»»
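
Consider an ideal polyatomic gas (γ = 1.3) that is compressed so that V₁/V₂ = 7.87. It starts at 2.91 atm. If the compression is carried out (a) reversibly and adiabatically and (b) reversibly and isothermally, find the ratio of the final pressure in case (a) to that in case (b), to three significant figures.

P_adiabatic / P_isothermal ≈ 1.86

Isothermal: P_b = P₁(V₁/V₂) = 2.91×7.87.
Adiabatic: P_a = P₁(V₁/V₂)^γ = 2.91×7.87^(1.3).
P_a/P_b = (V₁/V₂)^(γ−1) = 7.87^(0.3) = 1.857.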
««
Instructions for the task:
I'd like the entries above reproduced in full, exactly as they stand.

Solution to this task:
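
Consider an ideal polyatomic gas (γ = 1.3) that is compressed so that V₁/V₂ = 7.87. It starts at 2.91 atm. If the compression is carried out (a) reversibly and adiabatically and (b) reversibly and isothermally, find the ratio of the final pressure in case (a) to that in case (b), to three significant figures.

P_adiabatic / P_isothermal ≈ 1.86

Isothermal: P_b = P₁(V₁/V₂) = 2.91×7.87.
Adiabatic: P_a = P₁(V₁/V₂)^γ = 2.91×7.87^(1.3).
P_a/P_b = (V₁/V₂)^(γ−1) = 7.87^(0.3) = 1.857.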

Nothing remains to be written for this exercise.